[RECORDS TO PROCESS — start]

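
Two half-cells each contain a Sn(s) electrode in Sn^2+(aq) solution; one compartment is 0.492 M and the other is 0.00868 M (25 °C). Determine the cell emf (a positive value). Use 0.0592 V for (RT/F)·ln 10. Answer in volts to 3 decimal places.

For a concentration cell E°cell = 0, since both electrodes use the same couple.
The compartment with the higher Sn^2+(aq) concentration (0.492 M) acts as the cathode; ions are reduced there and produced at the dilute (0.00868 M) anode.
With n = 2, Ecell = −(0.0592/2)·log([dilute]/[conc]) = −(0.0592/2)·log(0.00868/0.492) = +0.052 V.

0.052 V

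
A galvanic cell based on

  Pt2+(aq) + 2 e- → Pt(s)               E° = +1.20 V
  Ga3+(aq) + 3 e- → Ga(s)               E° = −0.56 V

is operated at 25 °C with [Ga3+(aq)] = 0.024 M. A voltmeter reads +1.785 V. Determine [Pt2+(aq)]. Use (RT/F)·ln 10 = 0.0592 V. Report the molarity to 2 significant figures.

With Pt²⁺/Pt at the cathode and Ga³⁺/Ga at the anode, E°cell = +1.20 − (−0.56) = +1.76 V (n = 6).
Since E = E° − (0.0592/n)·log Q, log Q = n(E° − E)/0.0592 = −2.534.
Balancing electrons gives 3 Pt2+(aq) + 2 Ga(s) → 3 Pt(s) + 2 Ga3+(aq); thus Q = [Ga3+(aq)]^2 / [Pt2+(aq)]^3.
Substituting the known concentrations and solving, log [Pt2+(aq)] = −0.235 and [Pt2+(aq)] = 0.58 M.

0.58 M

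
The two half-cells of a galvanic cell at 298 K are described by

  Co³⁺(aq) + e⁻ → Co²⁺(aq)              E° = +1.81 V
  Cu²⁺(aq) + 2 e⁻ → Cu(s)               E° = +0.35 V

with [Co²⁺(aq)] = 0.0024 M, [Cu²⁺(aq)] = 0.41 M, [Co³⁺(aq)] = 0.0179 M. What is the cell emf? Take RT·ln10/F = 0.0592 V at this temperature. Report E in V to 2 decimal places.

+1.52 V

The Co³⁺/Co²⁺ couple has the more positive E°, so it is the cathode; Cu²⁺/Cu is the anode.
E°cell = E°cat − E°an = +1.81 − (+0.35) = +1.46 V; n = 2.
For the overall reaction 2 Co³⁺(aq) + Cu(s) → 2 Co²⁺(aq) + Cu²⁺(aq), Q = ([Co²⁺(aq)]^2·[Cu²⁺(aq)]) / [Co³⁺(aq)]^2 = 0.00737, giving log Q = −2.132.
Applying E = E° − (RT ln10/nF)·log Q gives +1.46 − (0.0592/2)(−2.132) = +1.52 V.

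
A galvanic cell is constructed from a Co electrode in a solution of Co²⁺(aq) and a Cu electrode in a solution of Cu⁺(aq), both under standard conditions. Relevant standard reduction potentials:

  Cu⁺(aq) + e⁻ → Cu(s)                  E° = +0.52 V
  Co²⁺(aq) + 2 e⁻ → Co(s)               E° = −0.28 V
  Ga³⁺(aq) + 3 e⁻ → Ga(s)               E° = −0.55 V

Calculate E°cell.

Of the two couples in this cell, the one with the more positive reduction potential is reduced at the cathode: here that is Cu⁺/Cu (+0.52 V); Co²⁺/Co (−0.28 V) is the anode.
E°cell = E°(cathode) − E°(anode) = +0.52 − (−0.28) = +0.80 V.

+0.80 V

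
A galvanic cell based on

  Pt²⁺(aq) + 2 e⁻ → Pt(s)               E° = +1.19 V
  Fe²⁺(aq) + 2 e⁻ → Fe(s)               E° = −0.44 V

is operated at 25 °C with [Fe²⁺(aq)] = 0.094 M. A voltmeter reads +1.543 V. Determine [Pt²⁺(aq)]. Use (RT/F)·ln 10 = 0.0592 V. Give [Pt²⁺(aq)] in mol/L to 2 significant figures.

0.00011 M

With Pt²⁺/Pt at the cathode and Fe²⁺/Fe at the anode, E°cell = +1.19 − (−0.44) = +1.63 V (n = 2).
Since E = E° − (0.0592/n)·log Q, log Q = n(E° − E)/0.0592 = 2.939.
For Pt²⁺(aq) + Fe(s) → Pt(s) + Fe²⁺(aq), the reaction quotient is Q = [Fe²⁺(aq)] / [Pt²⁺(aq)].
Substituting the known concentrations and solving, log [Pt²⁺(aq)] = −3.966 and [Pt²⁺(aq)] = 0.00011 M.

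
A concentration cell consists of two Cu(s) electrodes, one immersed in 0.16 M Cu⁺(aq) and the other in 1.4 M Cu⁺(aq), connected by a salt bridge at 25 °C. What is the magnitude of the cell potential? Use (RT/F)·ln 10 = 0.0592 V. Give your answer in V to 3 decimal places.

For a concentration cell E°cell = 0, since both electrodes use the same couple.
The compartment with the higher Cu⁺(aq) concentration (1.4 M) acts as the cathode; ions are reduced there and produced at the dilute (0.16 M) anode.
With n = 1, Ecell = −(0.0592/1)·log([dilute]/[conc]) = −(0.0592/1)·log(0.16/1.4) = +0.056 V.

0.056 V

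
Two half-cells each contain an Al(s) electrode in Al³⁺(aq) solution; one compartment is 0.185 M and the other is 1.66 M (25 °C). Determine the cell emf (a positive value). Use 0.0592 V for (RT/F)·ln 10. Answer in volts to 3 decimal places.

0.019 V

For a concentration cell E°cell = 0, since both electrodes use the same couple.
The compartment with the higher Al³⁺(aq) concentration (1.66 M) acts as the cathode; ions are reduced there and produced at the dilute (0.185 M) anode.
With n = 3, Ecell = −(0.0592/3)·log([dilute]/[conc]) = −(0.0592/3)·log(0.185/1.66) = +0.019 V.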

[RECORDS TO PROCESS — finish]

WHAT THIS TASK INVOLVES -
If a line above holds the string "galvanic", copy it out.

YOUR SOLUTION -
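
A galvanic cell based on
The two half-cells of a galvanic cell at 298 K are described by
A galvanic cell is constructed from a Co electrode in a solution of Co²⁺(aq) and a Cu electrode in a solution of Cu⁺(aq), both under standard conditions. Relevant standard reduction potentials:
A galvanic cell based on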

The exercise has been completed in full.